SOURCE INFORMATION
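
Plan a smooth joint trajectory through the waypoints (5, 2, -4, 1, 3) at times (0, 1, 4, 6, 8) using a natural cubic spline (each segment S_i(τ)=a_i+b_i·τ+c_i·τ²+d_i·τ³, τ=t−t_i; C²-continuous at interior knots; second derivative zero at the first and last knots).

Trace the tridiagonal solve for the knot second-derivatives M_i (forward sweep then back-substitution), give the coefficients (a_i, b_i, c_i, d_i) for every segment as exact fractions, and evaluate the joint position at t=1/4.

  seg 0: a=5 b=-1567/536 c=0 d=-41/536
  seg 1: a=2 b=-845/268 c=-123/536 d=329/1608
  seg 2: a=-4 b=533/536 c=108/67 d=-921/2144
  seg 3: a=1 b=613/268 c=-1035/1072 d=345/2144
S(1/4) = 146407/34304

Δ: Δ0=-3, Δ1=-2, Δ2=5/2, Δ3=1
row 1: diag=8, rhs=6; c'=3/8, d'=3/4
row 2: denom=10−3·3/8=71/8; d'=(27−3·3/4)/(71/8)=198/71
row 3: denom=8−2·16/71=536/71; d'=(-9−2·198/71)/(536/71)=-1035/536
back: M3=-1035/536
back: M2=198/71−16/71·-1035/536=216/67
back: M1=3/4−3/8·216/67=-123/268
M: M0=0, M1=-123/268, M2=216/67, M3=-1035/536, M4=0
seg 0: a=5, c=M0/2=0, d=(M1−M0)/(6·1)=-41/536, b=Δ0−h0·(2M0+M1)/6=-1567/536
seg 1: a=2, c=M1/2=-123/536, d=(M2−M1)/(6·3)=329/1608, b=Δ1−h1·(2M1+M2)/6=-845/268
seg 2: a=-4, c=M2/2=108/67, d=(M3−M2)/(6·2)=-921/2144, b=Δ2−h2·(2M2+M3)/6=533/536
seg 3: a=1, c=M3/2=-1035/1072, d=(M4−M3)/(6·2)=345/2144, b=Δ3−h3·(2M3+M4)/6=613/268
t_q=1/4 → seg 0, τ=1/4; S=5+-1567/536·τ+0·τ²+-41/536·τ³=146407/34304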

...

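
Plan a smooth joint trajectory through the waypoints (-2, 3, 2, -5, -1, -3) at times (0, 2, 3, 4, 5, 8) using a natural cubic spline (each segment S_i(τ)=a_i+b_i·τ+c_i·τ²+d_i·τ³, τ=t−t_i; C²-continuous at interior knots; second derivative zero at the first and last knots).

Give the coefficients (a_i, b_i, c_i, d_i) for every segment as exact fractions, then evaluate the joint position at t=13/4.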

TASK ITEM
On how many lines of the listing does the string "interior" appear? Only the number should be given.

RESULT FOR THIS TASK
2